Aim of the exercise: Return all of the entries exactly, with nothing added or left out.

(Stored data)
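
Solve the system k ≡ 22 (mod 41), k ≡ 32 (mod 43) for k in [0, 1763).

41⁻¹ mod 43: 41·21 ≡ 1 (mod 43), so 41⁻¹ ≡ 21.
k = 22 + 41·((32 − 22)·21 mod 43) = 22 + 41·38 = 1580.

1580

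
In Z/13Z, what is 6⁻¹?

11

Apply the Euclidean algorithm and back-substitute:
13 = 2×6 + 1
6 = 6×1 + 0
gcd(6, 13) = 1, so the inverse exists.
Back-substitute for 1:
1 = 1×13 − 2×6
So 6⁻¹ ≡ −2 ≡ 11 (mod 13).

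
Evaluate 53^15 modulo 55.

12

53^1 ≡ 53 (mod 55)
53^2 ≡ 53^2 = 2809 ≡ 4 (mod 55)
53^4 ≡ 4^2 = 16 (mod 55)
53^8 ≡ 16^2 = 256 ≡ 36 (mod 55)
53^15 = 53^8 × 53^4 × 53^2 × 53^1 ≡ 36 × 16 × 4 × 53 (mod 55).
Accumulate the product:
36 × 16 = 576 ≡ 26
26 × 4 = 104 ≡ 49
49 × 53 = 2597 ≡ 12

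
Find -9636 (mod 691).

38

-9636 = -14×691 + 38, so -9636 ≡ 38 (mod 691).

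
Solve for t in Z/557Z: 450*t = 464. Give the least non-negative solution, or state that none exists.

308

gcd(450, 557) = 1, so a unique solution mod 557 exists.
450⁻¹ ≡ 380 (mod 557).
t ≡ 380*464 ≡ 308 (mod 557).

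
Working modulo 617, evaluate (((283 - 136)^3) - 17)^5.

503

283 - 136 = 147
(147)^3 ≡ 207 (mod 617)
207 - 17 = 190
(190)^5 ≡ 503 (mod 617)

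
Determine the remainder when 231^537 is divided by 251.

102

231^1 ≡ 231 (mod 251)
231^2 ≡ 231^2 = 53361 ≡ 149 (mod 251)
231^4 ≡ 149^2 = 22201 ≡ 113 (mod 251)
231^8 ≡ 113^2 = 12769 ≡ 219 (mod 251)
231^16 ≡ 219^2 = 47961 ≡ 20 (mod 251)
231^32 ≡ 20^2 = 400 ≡ 149 (mod 251)
231^64 ≡ 149^2 = 22201 ≡ 113 (mod 251)
231^128 ≡ 113^2 = 12769 ≡ 219 (mod 251)
231^256 ≡ 219^2 = 47961 ≡ 20 (mod 251)
231^512 ≡ 20^2 = 400 ≡ 149 (mod 251)
231^537 = 231^512 * 231^16 * 231^8 * 231^1 ≡ 149 * 20 * 219 * 231 (mod 251).
Accumulate the product:
149 * 20 = 2980 ≡ 219
219 * 219 = 47961 ≡ 20
20 * 231 = 4620 ≡ 102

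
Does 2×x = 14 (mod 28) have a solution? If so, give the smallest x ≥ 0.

gcd(2, 28) = 2, and 2 | 14, so solutions exist.
Divide through by 2: 1×x mod 14 = 7.
1⁻¹ ≡ 1 (mod 14).
x ≡ 1×7 ≡ 7 (mod 14).
The smallest non-negative solution is x = 7.

7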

Solved exercise:
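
Solve the system k ≡ 22 (mod 41), k ≡ 32 (mod 43) for k in [0, 1763).

41⁻¹ mod 43: 41·21 ≡ 1 (mod 43), so 41⁻¹ ≡ 21.
k = 22 + 41·((32 − 22)·21 mod 43) = 22 + 41·38 = 1580.

1580

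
In Z/13Z, what is 6⁻¹?

11

Apply the Euclidean algorithm and back-substitute:
13 = 2×6 + 1
6 = 6×1 + 0
gcd(6, 13) = 1, so the inverse exists.
Back-substitute for 1:
1 = 1×13 − 2×6
So 6⁻¹ ≡ −2 ≡ 11 (mod 13).

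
Evaluate 53^15 modulo 55.

12

53^1 ≡ 53 (mod 55)
53^2 ≡ 53^2 = 2809 ≡ 4 (mod 55)
53^4 ≡ 4^2 = 16 (mod 55)
53^8 ≡ 16^2 = 256 ≡ 36 (mod 55)
53^15 = 53^8 × 53^4 × 53^2 × 53^1 ≡ 36 × 16 × 4 × 53 (mod 55).
Accumulate the product:
36 × 16 = 576 ≡ 26
26 × 4 = 104 ≡ 49
49 × 53 = 2597 ≡ 12

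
Find -9636 (mod 691).

38

-9636 = -14×691 + 38, so -9636 ≡ 38 (mod 691).

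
Solve for t in Z/557Z: 450*t = 464. Give the least non-negative solution, or state that none exists.

308

gcd(450, 557) = 1, so a unique solution mod 557 exists.
450⁻¹ ≡ 380 (mod 557).
t ≡ 380*464 ≡ 308 (mod 557).

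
Working modulo 617, evaluate (((283 - 136)^3) - 17)^5.

503

283 - 136 = 147
(147)^3 ≡ 207 (mod 617)
207 - 17 = 190
(190)^5 ≡ 503 (mod 617)

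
Determine the remainder when 231^537 is divided by 251.

102

231^1 ≡ 231 (mod 251)
231^2 ≡ 231^2 = 53361 ≡ 149 (mod 251)
231^4 ≡ 149^2 = 22201 ≡ 113 (mod 251)
231^8 ≡ 113^2 = 12769 ≡ 219 (mod 251)
231^16 ≡ 219^2 = 47961 ≡ 20 (mod 251)
231^32 ≡ 20^2 = 400 ≡ 149 (mod 251)
231^64 ≡ 149^2 = 22201 ≡ 113 (mod 251)
231^128 ≡ 113^2 = 12769 ≡ 219 (mod 251)
231^256 ≡ 219^2 = 47961 ≡ 20 (mod 251)
231^512 ≡ 20^2 = 400 ≡ 149 (mod 251)
231^537 = 231^512 * 231^16 * 231^8 * 231^1 ≡ 149 * 20 * 219 * 231 (mod 251).
Accumulate the product:
149 * 20 = 2980 ≡ 219
219 * 219 = 47961 ≡ 20
20 * 231 = 4620 ≡ 102

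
Does 2×x = 14 (mod 28) have a solution? If so, give the smallest x ≥ 0.

gcd(2, 28) = 2, and 2 | 14, so solutions exist.
Divide through by 2: 1×x mod 14 = 7.
1⁻¹ ≡ 1 (mod 14).
x ≡ 1×7 ≡ 7 (mod 14).
The smallest non-negative solution is x = 7.

7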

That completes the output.